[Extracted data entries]
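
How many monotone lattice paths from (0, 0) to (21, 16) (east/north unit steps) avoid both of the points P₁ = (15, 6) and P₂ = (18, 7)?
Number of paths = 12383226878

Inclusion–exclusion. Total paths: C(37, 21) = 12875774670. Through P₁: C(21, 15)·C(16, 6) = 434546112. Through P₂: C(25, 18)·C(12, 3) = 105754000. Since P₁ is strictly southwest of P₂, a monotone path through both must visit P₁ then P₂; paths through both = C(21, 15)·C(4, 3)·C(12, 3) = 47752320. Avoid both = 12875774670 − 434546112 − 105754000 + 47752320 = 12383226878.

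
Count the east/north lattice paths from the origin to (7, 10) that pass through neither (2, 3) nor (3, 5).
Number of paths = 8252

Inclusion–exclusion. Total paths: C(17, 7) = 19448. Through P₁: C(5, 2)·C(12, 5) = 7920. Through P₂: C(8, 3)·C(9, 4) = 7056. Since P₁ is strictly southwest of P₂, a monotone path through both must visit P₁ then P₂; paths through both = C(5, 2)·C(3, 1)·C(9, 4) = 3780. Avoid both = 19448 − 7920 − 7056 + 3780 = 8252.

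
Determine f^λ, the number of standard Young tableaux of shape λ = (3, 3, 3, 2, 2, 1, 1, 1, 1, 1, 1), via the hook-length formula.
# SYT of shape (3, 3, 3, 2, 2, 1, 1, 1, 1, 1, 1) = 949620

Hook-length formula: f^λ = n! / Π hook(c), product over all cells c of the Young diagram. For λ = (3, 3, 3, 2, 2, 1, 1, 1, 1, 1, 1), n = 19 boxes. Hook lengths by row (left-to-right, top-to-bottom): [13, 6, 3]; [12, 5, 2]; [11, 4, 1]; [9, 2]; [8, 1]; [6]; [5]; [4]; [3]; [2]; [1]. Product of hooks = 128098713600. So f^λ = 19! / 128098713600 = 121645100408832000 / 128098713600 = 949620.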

| What you are asked to do |
Print out all of the data above word for word.

| Worked solution |
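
How many monotone lattice paths from (0, 0) to (21, 16) (east/north unit steps) avoid both of the points P₁ = (15, 6) and P₂ = (18, 7)?
Number of paths = 12383226878

Inclusion–exclusion. Total paths: C(37, 21) = 12875774670. Through P₁: C(21, 15)·C(16, 6) = 434546112. Through P₂: C(25, 18)·C(12, 3) = 105754000. Since P₁ is strictly southwest of P₂, a monotone path through both must visit P₁ then P₂; paths through both = C(21, 15)·C(4, 3)·C(12, 3) = 47752320. Avoid both = 12875774670 − 434546112 − 105754000 + 47752320 = 12383226878.

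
Count the east/north lattice paths from the origin to (7, 10) that pass through neither (2, 3) nor (3, 5).
Number of paths = 8252

Inclusion–exclusion. Total paths: C(17, 7) = 19448. Through P₁: C(5, 2)·C(12, 5) = 7920. Through P₂: C(8, 3)·C(9, 4) = 7056. Since P₁ is strictly southwest of P₂, a monotone path through both must visit P₁ then P₂; paths through both = C(5, 2)·C(3, 1)·C(9, 4) = 3780. Avoid both = 19448 − 7920 − 7056 + 3780 = 8252.

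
Determine f^λ, the number of standard Young tableaux of shape λ = (3, 3, 3, 2, 2, 1, 1, 1, 1, 1, 1), via the hook-length formula.
# SYT of shape (3, 3, 3, 2, 2, 1, 1, 1, 1, 1, 1) = 949620

Hook-length formula: f^λ = n! / Π hook(c), product over all cells c of the Young diagram. For λ = (3, 3, 3, 2, 2, 1, 1, 1, 1, 1, 1), n = 19 boxes. Hook lengths by row (left-to-right, top-to-bottom): [13, 6, 3]; [12, 5, 2]; [11, 4, 1]; [9, 2]; [8, 1]; [6]; [5]; [4]; [3]; [2]; [1]. Product of hooks = 128098713600. So f^λ = 19! / 128098713600 = 121645100408832000 / 128098713600 = 949620.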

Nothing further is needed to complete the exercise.